[Start of section]

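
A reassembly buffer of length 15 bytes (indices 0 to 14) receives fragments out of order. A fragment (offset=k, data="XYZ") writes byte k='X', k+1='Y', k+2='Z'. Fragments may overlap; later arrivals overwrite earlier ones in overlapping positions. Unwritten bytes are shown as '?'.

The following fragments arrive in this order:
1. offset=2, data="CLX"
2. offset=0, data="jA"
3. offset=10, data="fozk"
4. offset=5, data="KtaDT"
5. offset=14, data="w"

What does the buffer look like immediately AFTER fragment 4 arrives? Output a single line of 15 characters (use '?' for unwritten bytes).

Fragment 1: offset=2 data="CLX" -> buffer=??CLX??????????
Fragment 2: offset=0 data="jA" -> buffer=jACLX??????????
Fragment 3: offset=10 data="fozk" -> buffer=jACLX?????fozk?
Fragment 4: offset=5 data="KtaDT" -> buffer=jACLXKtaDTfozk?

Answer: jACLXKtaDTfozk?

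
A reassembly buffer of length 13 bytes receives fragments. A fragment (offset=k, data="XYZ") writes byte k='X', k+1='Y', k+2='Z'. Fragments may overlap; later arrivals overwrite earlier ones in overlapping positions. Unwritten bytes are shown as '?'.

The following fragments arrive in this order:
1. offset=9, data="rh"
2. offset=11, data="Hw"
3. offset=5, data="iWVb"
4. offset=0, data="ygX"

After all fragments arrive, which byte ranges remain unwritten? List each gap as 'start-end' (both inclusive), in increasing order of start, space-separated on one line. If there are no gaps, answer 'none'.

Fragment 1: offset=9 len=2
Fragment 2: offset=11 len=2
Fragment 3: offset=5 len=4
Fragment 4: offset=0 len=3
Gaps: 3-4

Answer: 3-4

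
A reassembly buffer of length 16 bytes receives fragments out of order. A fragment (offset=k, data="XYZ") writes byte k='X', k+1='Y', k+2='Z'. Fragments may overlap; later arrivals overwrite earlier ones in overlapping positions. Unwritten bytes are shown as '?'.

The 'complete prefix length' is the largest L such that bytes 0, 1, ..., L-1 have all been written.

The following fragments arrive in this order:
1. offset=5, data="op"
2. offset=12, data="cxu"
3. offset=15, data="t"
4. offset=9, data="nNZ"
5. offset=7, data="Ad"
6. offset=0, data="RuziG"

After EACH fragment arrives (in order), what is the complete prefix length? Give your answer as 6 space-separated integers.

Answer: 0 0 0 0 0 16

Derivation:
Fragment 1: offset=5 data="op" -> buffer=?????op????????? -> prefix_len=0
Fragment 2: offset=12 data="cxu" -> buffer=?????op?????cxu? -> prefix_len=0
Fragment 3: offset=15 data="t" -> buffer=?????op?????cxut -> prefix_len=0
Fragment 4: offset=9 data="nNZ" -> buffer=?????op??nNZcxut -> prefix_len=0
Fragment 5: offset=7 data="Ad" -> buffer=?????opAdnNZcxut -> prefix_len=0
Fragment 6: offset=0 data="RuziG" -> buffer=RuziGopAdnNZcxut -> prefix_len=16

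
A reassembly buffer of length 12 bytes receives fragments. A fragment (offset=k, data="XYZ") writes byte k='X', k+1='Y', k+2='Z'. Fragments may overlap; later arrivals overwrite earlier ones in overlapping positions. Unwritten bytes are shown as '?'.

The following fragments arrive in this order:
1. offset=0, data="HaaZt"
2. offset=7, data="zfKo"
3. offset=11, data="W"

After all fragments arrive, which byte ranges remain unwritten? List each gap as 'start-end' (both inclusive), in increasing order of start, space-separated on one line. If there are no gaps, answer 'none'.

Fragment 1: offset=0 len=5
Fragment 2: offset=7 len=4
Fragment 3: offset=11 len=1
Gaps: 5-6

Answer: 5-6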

[End of section]

▸ **Exercise prompt**
Restate each of the entries above verbatim.

▸ **Solution for this task**
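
A reassembly buffer of length 15 bytes (indices 0 to 14) receives fragments out of order. A fragment (offset=k, data="XYZ") writes byte k='X', k+1='Y', k+2='Z'. Fragments may overlap; later arrivals overwrite earlier ones in overlapping positions. Unwritten bytes are shown as '?'.

The following fragments arrive in this order:
1. offset=2, data="CLX"
2. offset=0, data="jA"
3. offset=10, data="fozk"
4. offset=5, data="KtaDT"
5. offset=14, data="w"

What does the buffer look like immediately AFTER fragment 4 arrives? Output a single line of 15 characters (use '?' for unwritten bytes).

Fragment 1: offset=2 data="CLX" -> buffer=??CLX??????????
Fragment 2: offset=0 data="jA" -> buffer=jACLX??????????
Fragment 3: offset=10 data="fozk" -> buffer=jACLX?????fozk?
Fragment 4: offset=5 data="KtaDT" -> buffer=jACLXKtaDTfozk?

Answer: jACLXKtaDTfozk?

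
A reassembly buffer of length 13 bytes receives fragments. A fragment (offset=k, data="XYZ") writes byte k='X', k+1='Y', k+2='Z'. Fragments may overlap; later arrivals overwrite earlier ones in overlapping positions. Unwritten bytes are shown as '?'.

The following fragments arrive in this order:
1. offset=9, data="rh"
2. offset=11, data="Hw"
3. offset=5, data="iWVb"
4. offset=0, data="ygX"

After all fragments arrive, which byte ranges remain unwritten? List each gap as 'start-end' (both inclusive), in increasing order of start, space-separated on one line. If there are no gaps, answer 'none'.

Fragment 1: offset=9 len=2
Fragment 2: offset=11 len=2
Fragment 3: offset=5 len=4
Fragment 4: offset=0 len=3
Gaps: 3-4

Answer: 3-4

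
A reassembly buffer of length 16 bytes receives fragments out of order. A fragment (offset=k, data="XYZ") writes byte k='X', k+1='Y', k+2='Z'. Fragments may overlap; later arrivals overwrite earlier ones in overlapping positions. Unwritten bytes are shown as '?'.

The 'complete prefix length' is the largest L such that bytes 0, 1, ..., L-1 have all been written.

The following fragments arrive in this order:
1. offset=5, data="op"
2. offset=12, data="cxu"
3. offset=15, data="t"
4. offset=9, data="nNZ"
5. offset=7, data="Ad"
6. offset=0, data="RuziG"

After EACH fragment arrives (in order), what is the complete prefix length? Give your answer as 6 space-separated integers.

Answer: 0 0 0 0 0 16

Derivation:
Fragment 1: offset=5 data="op" -> buffer=?????op????????? -> prefix_len=0
Fragment 2: offset=12 data="cxu" -> buffer=?????op?????cxu? -> prefix_len=0
Fragment 3: offset=15 data="t" -> buffer=?????op?????cxut -> prefix_len=0
Fragment 4: offset=9 data="nNZ" -> buffer=?????op??nNZcxut -> prefix_len=0
Fragment 5: offset=7 data="Ad" -> buffer=?????opAdnNZcxut -> prefix_len=0
Fragment 6: offset=0 data="RuziG" -> buffer=RuziGopAdnNZcxut -> prefix_len=16

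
A reassembly buffer of length 12 bytes receives fragments. A fragment (offset=k, data="XYZ") writes byte k='X', k+1='Y', k+2='Z'. Fragments may overlap; later arrivals overwrite earlier ones in overlapping positions. Unwritten bytes are shown as '?'.

The following fragments arrive in this order:
1. offset=0, data="HaaZt"
2. offset=7, data="zfKo"
3. offset=11, data="W"

After all fragments arrive, which byte ranges remain unwritten? List each gap as 'start-end' (both inclusive), in increasing order of start, space-separated on one line. If there are no gaps, answer 'none'.

Fragment 1: offset=0 len=5
Fragment 2: offset=7 len=4
Fragment 3: offset=11 len=1
Gaps: 5-6

Answer: 5-6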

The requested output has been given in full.